Reproduce the section of the listing that begins at the line containing "Answer: $2244$" and finishes at the line containing "Answer: -15950510/537 ≈ -29703.". Include both end lines and nothing beyond them.

[DATA FOR THIS EXERCISE — start]

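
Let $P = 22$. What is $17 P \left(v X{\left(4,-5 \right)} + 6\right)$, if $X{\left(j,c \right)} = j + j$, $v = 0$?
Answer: $2244$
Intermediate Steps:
$X{\left(j,c \right)} = 2 j$
$17 P \left(v X{\left(4,-5 \right)} + 6\right) = 17 \cdot 22 \left(0 \cdot 2 \cdot 4 + 6\right) = 374 \left(0 \cdot 8 + 6\right) = 374 \left(0 + 6\right) = 374 \cdot 6 = 2244$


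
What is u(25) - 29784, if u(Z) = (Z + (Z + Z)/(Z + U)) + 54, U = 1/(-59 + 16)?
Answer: -15950510/537 ≈ -29703.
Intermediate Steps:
U = -1/43 (U = 1/(-43) = -1/43 ≈ -0.023256)
u(Z) = 54 + Z + 2*Z/(-1/43 + Z) (u(Z) = (Z + (Z + Z)/(Z - 1/43)) + 54 = (Z + (2*Z)/(-1/43 + Z)) + 54 = (Z + 2*Z/(-1/43 + Z)) + 54 = 54 + Z + 2*Z/(-1/43 + Z))
u(25) - 29784 = (-54 + 43*25² + 2407*25)/(-1 + 43*25) - 29784 = (-54 + 43*625 + 60175)/(-1 + 1075) - 29784 = (-54 + 26875 + 60175)/1074 - 29784 = (1/1074)*86996 - 29784 = 43498/537 - 29784 = -15950510/537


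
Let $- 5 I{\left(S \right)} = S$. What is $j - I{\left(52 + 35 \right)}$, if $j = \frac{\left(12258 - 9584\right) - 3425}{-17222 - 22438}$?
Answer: $\frac{138167}{7932} \approx 17.419$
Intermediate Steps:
$I{\left(S \right)} = - \frac{S}{5}$
$j = \frac{751}{39660}$ ($j = \frac{\left(12258 - 9584\right) - 3425}{-39660} = \left(2674 - 3425\right) \left(- \frac{1}{39660}\right) = \left(-751\right) \left(- \frac{1}{39660}\right) = \frac{751}{39660} \approx 0.018936$)
$j - I{\left(52 + 35 \right)} = \frac{751}{39660} - - \frac{52 + 35}{5} = \frac{751}{39660} - \left(- \frac{1}{5}\right) 87 = \frac{751}{39660} - - \frac{87}{5} = \frac{751}{39660} + \frac{87}{5} = \frac{138167}{7932}$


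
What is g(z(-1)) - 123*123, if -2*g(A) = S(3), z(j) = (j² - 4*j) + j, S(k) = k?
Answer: -30261/2 ≈ -15131.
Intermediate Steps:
z(j) = j² - 3*j
g(A) = -3/2 (g(A) = -½*3 = -3/2)
g(z(-1)) - 123*123 = -3/2 - 123*123 = -3/2 - 15129 = -30261/2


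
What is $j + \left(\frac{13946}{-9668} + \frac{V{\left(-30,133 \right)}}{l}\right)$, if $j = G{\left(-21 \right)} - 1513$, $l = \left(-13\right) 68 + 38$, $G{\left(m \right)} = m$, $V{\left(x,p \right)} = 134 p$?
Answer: $- \frac{3182720941}{2044782} \approx -1556.5$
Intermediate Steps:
$l = -846$ ($l = -884 + 38 = -846$)
$j = -1534$ ($j = -21 - 1513 = -1534$)
$j + \left(\frac{13946}{-9668} + \frac{V{\left(-30,133 \right)}}{l}\right) = -1534 + \left(\frac{13946}{-9668} + \frac{134 \cdot 133}{-846}\right) = -1534 + \left(13946 \left(- \frac{1}{9668}\right) + 17822 \left(- \frac{1}{846}\right)\right) = -1534 - \frac{46025353}{2044782} = - \frac{3182720941}{2044782}$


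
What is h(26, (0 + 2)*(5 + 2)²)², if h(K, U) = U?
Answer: 9604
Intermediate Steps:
h(26, (0 + 2)*(5 + 2)²)² = ((0 + 2)*(5 + 2)²)² = (2*7²)² = (2*49)² = 98² = 9604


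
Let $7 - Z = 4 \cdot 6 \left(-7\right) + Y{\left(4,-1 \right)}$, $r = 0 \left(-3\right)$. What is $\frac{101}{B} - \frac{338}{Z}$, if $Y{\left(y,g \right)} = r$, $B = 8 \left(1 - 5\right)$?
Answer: $- \frac{28491}{5600} \approx -5.0877$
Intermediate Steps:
$B = -32$ ($B = 8 \left(-4\right) = -32$)
$r = 0$
$Y{\left(y,g \right)} = 0$
$Z = 175$ ($Z = 7 - \left(4 \cdot 6 \left(-7\right) + 0\right) = 7 - \left(24 \left(-7\right) + 0\right) = 7 - \left(-168 + 0\right) = 7 - -168 = 7 + 168 = 175$)
$\frac{101}{B} - \frac{338}{Z} = \frac{101}{-32} - \frac{338}{175} = 101 \left(- \frac{1}{32}\right) - \frac{338}{175} = - \frac{101}{32} - \frac{338}{175} = - \frac{28491}{5600}$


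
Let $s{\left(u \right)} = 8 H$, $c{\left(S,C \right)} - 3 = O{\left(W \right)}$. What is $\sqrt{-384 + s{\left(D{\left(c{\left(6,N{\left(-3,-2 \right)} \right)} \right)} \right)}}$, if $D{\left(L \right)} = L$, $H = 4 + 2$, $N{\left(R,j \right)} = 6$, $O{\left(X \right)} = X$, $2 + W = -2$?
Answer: $4 i \sqrt{21} \approx 18.33 i$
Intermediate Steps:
$W = -4$ ($W = -2 - 2 = -4$)
$c{\left(S,C \right)} = -1$ ($c{\left(S,C \right)} = 3 - 4 = -1$)
$H = 6$
$s{\left(u \right)} = 48$ ($s{\left(u \right)} = 8 \cdot 6 = 48$)
$\sqrt{-384 + s{\left(D{\left(c{\left(6,N{\left(-3,-2 \right)} \right)} \right)} \right)}} = \sqrt{-384 + 48} = \sqrt{-336} = 4 i \sqrt{21}$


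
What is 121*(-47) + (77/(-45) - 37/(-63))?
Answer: -597253/105 ≈ -5688.1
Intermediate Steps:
121*(-47) + (77/(-45) - 37/(-63)) = -5687 + (77*(-1/45) - 37*(-1/63)) = -5687 + (-77/45 + 37/63) = -5687 - 118/105 = -597253/105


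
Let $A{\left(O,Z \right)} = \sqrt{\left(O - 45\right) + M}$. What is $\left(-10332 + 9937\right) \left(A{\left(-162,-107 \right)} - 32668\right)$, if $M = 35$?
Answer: $12903860 - 790 i \sqrt{43} \approx 1.2904 \cdot 10^{7} - 5180.4 i$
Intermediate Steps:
$A{\left(O,Z \right)} = \sqrt{-10 + O}$ ($A{\left(O,Z \right)} = \sqrt{\left(O - 45\right) + 35} = \sqrt{\left(-45 + O\right) + 35} = \sqrt{-10 + O}$)
$\left(-10332 + 9937\right) \left(A{\left(-162,-107 \right)} - 32668\right) = \left(-10332 + 9937\right) \left(\sqrt{-10 - 162} - 32668\right) = - 395 \left(\sqrt{-172} - 32668\right) = - 395 \left(2 i \sqrt{43} - 32668\right) = - 395 \left(-32668 + 2 i \sqrt{43}\right) = 12903860 - 790 i \sqrt{43}$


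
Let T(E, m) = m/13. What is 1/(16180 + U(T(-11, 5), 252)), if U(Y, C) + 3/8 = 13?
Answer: 8/129541 ≈ 6.1756e-5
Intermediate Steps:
T(E, m) = m/13 (T(E, m) = m*(1/13) = m/13)
U(Y, C) = 101/8 (U(Y, C) = -3/8 + 13 = 101/8)
1/(16180 + U(T(-11, 5), 252)) = 1/(16180 + 101/8) = 1/(129541/8) = 8/129541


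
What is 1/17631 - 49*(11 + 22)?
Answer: -28509326/17631 ≈ -1617.0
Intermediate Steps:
1/17631 - 49*(11 + 22) = 1/17631 - 49*33 = 1/17631 - 1*1617 = 1/17631 - 1617 = -28509326/17631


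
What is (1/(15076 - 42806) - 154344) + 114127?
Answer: -1115217411/27730 ≈ -40217.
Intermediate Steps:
(1/(15076 - 42806) - 154344) + 114127 = (1/(-27730) - 154344) + 114127 = (-1/27730 - 154344) + 114127 = -4279959121/27730 + 114127 = -1115217411/27730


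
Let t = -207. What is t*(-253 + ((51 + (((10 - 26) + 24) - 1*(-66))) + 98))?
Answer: 6210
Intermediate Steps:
t*(-253 + ((51 + (((10 - 26) + 24) - 1*(-66))) + 98)) = -207*(-253 + ((51 + (((10 - 26) + 24) - 1*(-66))) + 98)) = -207*(-253 + ((51 + ((-16 + 24) + 66)) + 98)) = -207*(-253 + ((51 + (8 + 66)) + 98)) = -207*(-253 + ((51 + 74) + 98)) = -207*(-253 + (125 + 98)) = -207*(-253 + 223) = -207*(-30) = 6210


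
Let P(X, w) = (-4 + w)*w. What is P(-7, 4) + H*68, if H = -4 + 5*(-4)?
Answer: -1632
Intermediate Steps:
H = -24 (H = -4 - 20 = -24)
P(X, w) = w*(-4 + w)
P(-7, 4) + H*68 = 4*(-4 + 4) - 24*68 = 4*0 - 1632 = 0 - 1632 = -1632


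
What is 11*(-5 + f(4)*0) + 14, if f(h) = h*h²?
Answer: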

[DATA FOR THIS EXERCISE — finish]

> [PROBLEM SOLUTION]:
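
Answer: $2244$
Intermediate Steps:
$X{\left(j,c \right)} = 2 j$
$17 P \left(v X{\left(4,-5 \right)} + 6\right) = 17 \cdot 22 \left(0 \cdot 2 \cdot 4 + 6\right) = 374 \left(0 \cdot 8 + 6\right) = 374 \left(0 + 6\right) = 374 \cdot 6 = 2244$


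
What is u(25) - 29784, if u(Z) = (Z + (Z + Z)/(Z + U)) + 54, U = 1/(-59 + 16)?
Answer: -15950510/537 ≈ -29703.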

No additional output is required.